Extracted records
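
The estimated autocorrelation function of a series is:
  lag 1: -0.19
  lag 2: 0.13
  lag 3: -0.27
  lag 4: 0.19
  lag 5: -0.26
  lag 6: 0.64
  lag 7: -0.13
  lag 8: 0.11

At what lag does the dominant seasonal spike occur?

6

The largest autocorrelation is r_6 = 0.64; the remaining lags stay at or below 0.19.
The dominant spike at lag 6 indicates a seasonal period of 6.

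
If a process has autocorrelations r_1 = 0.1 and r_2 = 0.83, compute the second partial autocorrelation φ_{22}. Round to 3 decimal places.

φ_{22} = (r_2 − r_1²) / (1 − r_1²)
r_1² = (0.1)² = 0.01
Numerator = 0.83 − 0.0100 = 0.8200; denominator = 1 − 0.0100 = 0.9900
φ_{22} = 0.8200 / 0.9900 = 0.828

0.828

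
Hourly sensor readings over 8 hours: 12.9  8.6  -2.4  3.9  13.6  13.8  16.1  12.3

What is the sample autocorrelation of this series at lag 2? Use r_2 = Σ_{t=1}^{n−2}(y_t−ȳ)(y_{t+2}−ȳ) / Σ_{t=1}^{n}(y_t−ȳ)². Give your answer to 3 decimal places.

Mean ȳ = (12.9 + 8.6 − 2.4 + 3.9 + 13.6 + 13.8 + 16.1 + 12.3)/8 = 9.8500
Σ(y_t−ȳ)(y_{t+2}−ȳ) = (-37.3625) + (7.4375) + (-45.9375) + (-23.5025) + (23.4375) + (9.6775) = -66.2500
Denominator Σ(y_t−ȳ)² = 271.0600
r_2 = -66.2500 / 271.0600 = -0.244

-0.244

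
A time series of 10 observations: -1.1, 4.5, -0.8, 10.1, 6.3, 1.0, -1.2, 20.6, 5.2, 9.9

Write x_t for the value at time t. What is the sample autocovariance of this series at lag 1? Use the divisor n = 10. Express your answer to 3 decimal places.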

• About this task: Only the number is wanted: how many lines in the data include the word "time"?

• Answer to the problem: 2